[WORK REQUEST] Determine how many lines in the material hold the string "What", then reply with that number only.

[RECORDS FOR PROCESSING]
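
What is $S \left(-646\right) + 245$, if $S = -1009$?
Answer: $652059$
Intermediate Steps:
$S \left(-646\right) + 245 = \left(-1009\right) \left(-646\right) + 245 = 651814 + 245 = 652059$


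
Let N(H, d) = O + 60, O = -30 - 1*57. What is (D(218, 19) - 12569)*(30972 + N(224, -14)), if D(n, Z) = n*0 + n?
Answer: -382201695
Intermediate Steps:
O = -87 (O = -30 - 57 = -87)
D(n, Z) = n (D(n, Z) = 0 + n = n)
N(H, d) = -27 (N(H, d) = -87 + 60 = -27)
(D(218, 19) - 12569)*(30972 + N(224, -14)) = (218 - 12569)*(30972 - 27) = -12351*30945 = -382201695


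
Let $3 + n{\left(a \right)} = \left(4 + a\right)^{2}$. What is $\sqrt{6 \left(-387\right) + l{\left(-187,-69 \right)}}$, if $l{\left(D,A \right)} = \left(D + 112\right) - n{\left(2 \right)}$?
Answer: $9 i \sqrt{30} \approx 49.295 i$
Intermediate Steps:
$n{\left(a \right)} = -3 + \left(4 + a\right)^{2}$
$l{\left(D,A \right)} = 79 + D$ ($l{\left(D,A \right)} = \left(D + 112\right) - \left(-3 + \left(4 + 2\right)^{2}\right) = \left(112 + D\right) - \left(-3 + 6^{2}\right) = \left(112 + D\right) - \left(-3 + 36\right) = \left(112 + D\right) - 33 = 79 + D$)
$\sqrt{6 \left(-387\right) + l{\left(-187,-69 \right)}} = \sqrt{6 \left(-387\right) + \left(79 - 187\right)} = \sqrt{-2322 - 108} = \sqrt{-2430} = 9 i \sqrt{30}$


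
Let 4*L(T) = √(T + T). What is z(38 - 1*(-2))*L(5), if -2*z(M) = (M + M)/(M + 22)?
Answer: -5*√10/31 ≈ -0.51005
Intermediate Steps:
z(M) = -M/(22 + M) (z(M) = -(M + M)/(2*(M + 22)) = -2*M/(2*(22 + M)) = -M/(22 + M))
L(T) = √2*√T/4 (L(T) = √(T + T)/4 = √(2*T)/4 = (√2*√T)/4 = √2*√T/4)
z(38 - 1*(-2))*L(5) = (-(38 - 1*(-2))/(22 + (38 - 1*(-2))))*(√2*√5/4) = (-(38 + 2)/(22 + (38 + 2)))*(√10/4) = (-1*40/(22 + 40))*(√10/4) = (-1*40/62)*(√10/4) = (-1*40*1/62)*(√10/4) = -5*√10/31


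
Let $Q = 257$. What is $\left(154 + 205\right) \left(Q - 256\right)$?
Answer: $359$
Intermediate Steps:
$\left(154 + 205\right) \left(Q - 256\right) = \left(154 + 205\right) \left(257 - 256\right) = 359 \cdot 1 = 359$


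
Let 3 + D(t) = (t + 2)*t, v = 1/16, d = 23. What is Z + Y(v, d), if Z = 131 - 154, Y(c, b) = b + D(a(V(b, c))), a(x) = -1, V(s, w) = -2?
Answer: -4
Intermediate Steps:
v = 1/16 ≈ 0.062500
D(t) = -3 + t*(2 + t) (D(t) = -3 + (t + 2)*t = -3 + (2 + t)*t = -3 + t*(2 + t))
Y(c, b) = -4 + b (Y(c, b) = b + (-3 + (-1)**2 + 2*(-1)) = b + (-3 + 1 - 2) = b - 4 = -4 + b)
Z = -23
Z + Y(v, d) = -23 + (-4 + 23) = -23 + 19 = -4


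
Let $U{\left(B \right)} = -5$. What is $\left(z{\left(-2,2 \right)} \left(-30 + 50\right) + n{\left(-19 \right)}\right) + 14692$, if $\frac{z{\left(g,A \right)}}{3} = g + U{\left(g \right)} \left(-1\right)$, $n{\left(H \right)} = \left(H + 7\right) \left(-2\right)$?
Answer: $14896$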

[RESPONSE] 7